* **How to complete this task**: Which lines of the data contain the string "register"? Copy every one.

* **Recorded information**:
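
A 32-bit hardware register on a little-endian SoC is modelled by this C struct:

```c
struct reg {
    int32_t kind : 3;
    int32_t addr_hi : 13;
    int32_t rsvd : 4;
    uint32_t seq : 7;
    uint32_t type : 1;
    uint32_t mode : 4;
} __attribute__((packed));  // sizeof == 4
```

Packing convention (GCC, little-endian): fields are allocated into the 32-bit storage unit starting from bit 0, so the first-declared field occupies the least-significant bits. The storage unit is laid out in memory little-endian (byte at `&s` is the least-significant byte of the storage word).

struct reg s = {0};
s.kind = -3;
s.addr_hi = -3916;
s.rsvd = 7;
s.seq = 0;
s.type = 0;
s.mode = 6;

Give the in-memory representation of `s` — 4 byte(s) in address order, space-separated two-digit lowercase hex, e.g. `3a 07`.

a5 85 07 60

[0+:3] kind=-3 & 0x7 = 0x5; word=0x00000005
[3+:13] addr_hi=-3916 & 0x1fff = 0x10b4; word=0x000085a5
[16+:4] rsvd=7 & 0xf = 0x7; word=0x000785a5
[20+:7] seq=0 & 0x7f = 0x0; word=0x000785a5
[27+:1] type=0 & 0x1 = 0x0; word=0x000785a5
[28+:4] mode=6 & 0xf = 0x6; word=0x600785a5
word = 0x600785a5 → little-endian bytes:
  [0]=0xa5  [1]=0x85  [2]=0x07  [3]=0x60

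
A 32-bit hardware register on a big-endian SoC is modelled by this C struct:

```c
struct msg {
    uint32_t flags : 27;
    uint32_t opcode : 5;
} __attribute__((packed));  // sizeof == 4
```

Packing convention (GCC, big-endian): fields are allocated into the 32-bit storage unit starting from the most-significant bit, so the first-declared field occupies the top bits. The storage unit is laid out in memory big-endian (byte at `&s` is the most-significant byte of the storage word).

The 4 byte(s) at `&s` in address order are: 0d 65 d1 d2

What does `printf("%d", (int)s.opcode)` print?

18

[0]=0x0d [1]=0x65 [2]=0xd1 [3]=0xd2 (big-endian) → word 0x0d65d1d2
flags:27 @ bit 5 → (0x0d65d1d2>>5)&0x7ffffff = 0x6b2e8e
opcode:5 @ bit 0 → (0x0d65d1d2>>0)&0x1f = 0x12  ←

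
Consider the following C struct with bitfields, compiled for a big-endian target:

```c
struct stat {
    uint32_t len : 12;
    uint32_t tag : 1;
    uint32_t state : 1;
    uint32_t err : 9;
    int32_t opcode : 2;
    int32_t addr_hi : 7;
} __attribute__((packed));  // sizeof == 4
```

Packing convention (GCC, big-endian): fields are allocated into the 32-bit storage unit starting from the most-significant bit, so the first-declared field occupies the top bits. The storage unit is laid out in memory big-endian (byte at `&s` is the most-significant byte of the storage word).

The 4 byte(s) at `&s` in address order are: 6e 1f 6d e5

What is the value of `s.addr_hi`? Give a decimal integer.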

* **Written response**:
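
A 32-bit hardware register on a little-endian SoC is modelled by this C struct:
A 32-bit hardware register on a big-endian SoC is modelled by this C struct: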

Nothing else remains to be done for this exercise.